* _Exercise brief_
Where a line of the data below has the string "voted", copy that line.

Dataset entries:
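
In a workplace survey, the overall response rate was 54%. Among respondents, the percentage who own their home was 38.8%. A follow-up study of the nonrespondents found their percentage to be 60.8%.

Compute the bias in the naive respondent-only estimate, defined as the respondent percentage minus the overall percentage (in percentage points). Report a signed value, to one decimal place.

-10.1 percentage points

Nonresponse fraction = 1 − 0.54 = 0.46.
Bias = (nonresponse fraction) × (respondent percentage − nonrespondent percentage)
     = 0.46 × (38.8 − 60.8) = 0.46 × -22 = -10.12.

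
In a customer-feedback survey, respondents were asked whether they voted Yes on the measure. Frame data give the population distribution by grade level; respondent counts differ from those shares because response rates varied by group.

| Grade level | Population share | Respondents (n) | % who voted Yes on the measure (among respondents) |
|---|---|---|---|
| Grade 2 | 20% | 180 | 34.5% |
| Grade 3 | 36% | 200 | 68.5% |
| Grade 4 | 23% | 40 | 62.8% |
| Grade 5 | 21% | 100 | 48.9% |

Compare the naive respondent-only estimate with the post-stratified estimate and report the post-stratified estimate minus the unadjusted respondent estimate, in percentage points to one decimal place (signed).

Naive respondent-only estimate (weights = respondent counts):
  (180/520)×34.5 + (200/520)×68.5 + (40/520)×62.8 + (100/520)×48.9 = 52.5231%
Reweighting by population grade level shares:
  0.2×34.5 + 0.36×68.5 + 0.23×62.8 + 0.21×48.9 = 56.273%
Difference = 56.273 − 52.5231 = 3.7499 pp.

+3.7 percentage points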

* _Answer to this exercise_
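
In a customer-feedback survey, respondents were asked whether they voted Yes on the measure. Frame data give the population distribution by grade level; respondent counts differ from those shares because response rates varied by group.
| Grade level | Population share | Respondents (n) | % who voted Yes on the measure (among respondents) |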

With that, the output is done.